_WHAT IS EXPECTED_
For the entries below, print exactly the lines between the line holding "36 \cdot 152$, if" and the line holding "Answer: $5472 +", inclusive, and nothing else.

[Saved entries]
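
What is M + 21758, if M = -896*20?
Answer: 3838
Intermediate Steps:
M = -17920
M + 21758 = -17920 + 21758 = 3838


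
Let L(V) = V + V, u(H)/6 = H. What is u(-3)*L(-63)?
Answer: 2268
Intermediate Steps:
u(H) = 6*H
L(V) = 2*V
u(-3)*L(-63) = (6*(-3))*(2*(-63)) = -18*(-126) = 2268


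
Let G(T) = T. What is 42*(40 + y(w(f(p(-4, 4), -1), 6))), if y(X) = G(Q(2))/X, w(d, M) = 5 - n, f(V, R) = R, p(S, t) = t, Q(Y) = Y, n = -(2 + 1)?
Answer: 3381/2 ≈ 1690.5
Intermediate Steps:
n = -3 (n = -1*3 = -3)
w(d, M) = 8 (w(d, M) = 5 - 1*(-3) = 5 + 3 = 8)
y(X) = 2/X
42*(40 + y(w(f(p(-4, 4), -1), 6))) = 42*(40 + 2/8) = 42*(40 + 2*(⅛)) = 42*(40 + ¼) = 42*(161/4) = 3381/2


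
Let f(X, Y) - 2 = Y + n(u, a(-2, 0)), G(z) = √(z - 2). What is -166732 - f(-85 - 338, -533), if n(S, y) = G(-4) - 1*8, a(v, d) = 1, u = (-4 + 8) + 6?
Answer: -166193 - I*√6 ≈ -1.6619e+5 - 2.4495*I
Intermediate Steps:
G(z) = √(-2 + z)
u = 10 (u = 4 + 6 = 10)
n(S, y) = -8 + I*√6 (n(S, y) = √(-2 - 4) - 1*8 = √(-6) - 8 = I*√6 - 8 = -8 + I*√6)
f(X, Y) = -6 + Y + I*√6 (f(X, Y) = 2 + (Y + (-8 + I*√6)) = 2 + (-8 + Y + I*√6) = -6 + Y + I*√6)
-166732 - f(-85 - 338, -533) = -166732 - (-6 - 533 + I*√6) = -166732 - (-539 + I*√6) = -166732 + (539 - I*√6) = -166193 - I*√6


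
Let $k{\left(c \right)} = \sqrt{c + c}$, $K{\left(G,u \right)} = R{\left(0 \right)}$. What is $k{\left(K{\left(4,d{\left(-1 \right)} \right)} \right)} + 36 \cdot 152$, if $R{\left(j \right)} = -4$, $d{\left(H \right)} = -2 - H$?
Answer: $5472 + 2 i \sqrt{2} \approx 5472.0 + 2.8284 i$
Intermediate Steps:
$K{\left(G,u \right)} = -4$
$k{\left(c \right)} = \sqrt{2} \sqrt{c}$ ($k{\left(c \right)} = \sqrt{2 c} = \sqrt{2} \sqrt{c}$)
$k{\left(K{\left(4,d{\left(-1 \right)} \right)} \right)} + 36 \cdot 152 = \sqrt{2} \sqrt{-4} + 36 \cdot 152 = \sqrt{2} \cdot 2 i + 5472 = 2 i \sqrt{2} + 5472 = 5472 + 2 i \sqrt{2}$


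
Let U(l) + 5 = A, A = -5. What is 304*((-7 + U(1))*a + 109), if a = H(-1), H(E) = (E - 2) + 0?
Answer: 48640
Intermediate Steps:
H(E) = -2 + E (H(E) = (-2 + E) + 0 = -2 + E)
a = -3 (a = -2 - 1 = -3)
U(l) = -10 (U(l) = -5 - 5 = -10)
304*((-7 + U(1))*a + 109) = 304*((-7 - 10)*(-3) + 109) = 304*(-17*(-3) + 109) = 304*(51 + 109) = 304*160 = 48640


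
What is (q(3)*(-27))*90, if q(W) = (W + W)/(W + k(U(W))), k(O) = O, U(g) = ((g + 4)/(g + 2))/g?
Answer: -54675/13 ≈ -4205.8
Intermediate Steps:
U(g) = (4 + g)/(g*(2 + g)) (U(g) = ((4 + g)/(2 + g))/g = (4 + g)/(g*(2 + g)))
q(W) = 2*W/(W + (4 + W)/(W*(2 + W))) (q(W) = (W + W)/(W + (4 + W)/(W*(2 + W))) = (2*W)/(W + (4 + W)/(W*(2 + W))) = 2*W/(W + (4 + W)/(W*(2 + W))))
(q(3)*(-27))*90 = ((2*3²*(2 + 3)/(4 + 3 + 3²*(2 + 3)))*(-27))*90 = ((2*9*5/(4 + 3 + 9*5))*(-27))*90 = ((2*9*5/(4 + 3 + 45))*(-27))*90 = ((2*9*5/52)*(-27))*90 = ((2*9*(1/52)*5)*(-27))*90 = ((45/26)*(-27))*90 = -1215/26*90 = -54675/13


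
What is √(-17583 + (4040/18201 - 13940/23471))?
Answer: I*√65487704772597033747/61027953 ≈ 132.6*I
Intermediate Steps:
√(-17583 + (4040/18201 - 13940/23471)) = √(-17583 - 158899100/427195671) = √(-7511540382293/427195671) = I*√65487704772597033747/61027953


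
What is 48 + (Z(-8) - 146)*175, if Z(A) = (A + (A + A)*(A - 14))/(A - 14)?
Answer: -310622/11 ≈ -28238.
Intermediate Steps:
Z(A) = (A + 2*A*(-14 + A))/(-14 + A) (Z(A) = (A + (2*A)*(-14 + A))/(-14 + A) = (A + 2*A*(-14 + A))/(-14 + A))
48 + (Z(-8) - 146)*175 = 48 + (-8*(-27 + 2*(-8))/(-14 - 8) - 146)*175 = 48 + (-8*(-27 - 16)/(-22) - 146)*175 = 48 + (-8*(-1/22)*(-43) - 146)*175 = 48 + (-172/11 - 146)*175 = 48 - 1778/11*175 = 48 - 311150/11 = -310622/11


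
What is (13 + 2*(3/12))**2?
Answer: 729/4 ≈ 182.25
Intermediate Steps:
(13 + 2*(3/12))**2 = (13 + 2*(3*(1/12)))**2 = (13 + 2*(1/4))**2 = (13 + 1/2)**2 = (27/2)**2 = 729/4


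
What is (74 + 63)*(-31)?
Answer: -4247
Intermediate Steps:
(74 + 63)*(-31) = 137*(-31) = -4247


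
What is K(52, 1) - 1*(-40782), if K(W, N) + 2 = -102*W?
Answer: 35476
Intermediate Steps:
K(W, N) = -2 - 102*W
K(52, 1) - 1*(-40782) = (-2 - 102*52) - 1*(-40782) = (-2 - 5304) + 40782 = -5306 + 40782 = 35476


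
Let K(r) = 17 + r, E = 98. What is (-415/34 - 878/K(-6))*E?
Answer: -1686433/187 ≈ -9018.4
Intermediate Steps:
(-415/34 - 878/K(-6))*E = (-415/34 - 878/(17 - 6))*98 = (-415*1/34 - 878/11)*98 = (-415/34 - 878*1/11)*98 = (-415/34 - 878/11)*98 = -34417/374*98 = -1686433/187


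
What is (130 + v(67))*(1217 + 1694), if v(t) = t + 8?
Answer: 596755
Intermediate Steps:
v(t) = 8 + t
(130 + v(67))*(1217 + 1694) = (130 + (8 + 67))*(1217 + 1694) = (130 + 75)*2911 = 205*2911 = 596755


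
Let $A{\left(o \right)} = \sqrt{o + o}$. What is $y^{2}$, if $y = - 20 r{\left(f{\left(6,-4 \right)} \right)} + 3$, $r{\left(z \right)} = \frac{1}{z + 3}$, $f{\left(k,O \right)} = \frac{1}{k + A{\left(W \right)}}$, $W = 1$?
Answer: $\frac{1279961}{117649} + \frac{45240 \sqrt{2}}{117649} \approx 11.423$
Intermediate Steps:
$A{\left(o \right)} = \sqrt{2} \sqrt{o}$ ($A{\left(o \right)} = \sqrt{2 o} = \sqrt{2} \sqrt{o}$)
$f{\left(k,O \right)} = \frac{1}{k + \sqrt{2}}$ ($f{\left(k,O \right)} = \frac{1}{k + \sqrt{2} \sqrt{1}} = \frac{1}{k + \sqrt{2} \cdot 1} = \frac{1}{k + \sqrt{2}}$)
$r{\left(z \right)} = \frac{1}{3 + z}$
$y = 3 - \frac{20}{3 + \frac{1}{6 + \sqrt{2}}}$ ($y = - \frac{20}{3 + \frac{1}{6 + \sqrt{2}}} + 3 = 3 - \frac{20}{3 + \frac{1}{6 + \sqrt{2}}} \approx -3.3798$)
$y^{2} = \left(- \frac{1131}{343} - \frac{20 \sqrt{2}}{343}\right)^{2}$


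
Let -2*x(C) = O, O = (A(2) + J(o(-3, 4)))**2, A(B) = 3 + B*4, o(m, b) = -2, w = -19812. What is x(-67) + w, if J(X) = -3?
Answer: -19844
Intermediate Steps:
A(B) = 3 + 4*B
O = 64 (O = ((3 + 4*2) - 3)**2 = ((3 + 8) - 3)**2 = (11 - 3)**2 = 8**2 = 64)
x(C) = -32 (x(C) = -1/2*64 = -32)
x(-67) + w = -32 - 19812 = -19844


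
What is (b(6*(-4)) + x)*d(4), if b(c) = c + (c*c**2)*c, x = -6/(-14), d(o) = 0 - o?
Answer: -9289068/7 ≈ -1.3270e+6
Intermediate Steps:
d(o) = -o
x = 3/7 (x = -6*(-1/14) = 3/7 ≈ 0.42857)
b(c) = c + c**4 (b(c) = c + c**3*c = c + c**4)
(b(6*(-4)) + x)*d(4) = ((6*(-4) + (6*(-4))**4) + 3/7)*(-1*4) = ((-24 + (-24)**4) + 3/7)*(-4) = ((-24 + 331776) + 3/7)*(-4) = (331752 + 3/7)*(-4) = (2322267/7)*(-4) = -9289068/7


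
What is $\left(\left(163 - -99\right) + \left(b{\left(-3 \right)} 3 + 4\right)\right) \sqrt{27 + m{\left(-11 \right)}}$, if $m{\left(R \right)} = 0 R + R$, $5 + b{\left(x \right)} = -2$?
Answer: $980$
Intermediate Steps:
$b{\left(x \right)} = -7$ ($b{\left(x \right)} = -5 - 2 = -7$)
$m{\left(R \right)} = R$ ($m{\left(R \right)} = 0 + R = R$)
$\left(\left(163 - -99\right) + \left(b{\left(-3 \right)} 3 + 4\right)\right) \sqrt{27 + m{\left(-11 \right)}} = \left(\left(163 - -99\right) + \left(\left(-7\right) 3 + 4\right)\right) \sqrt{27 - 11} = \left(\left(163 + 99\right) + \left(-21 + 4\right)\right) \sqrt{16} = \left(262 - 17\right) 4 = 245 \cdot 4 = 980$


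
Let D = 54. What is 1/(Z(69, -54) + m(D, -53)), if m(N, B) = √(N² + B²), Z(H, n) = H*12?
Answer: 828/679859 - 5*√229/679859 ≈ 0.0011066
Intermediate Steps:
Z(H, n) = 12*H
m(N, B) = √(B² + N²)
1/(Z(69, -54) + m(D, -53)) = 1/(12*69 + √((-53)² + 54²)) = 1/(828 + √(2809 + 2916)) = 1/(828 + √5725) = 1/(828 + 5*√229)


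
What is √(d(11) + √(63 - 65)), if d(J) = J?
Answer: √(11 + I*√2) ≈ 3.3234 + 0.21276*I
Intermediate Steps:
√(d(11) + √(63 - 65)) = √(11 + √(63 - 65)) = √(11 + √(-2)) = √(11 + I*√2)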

_RESPONSE_
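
Let $k{\left(c \right)} = \sqrt{c + c}$, $K{\left(G,u \right)} = R{\left(0 \right)}$. What is $k{\left(K{\left(4,d{\left(-1 \right)} \right)} \right)} + 36 \cdot 152$, if $R{\left(j \right)} = -4$, $d{\left(H \right)} = -2 - H$?
Answer: $5472 + 2 i \sqrt{2} \approx 5472.0 + 2.8284 i$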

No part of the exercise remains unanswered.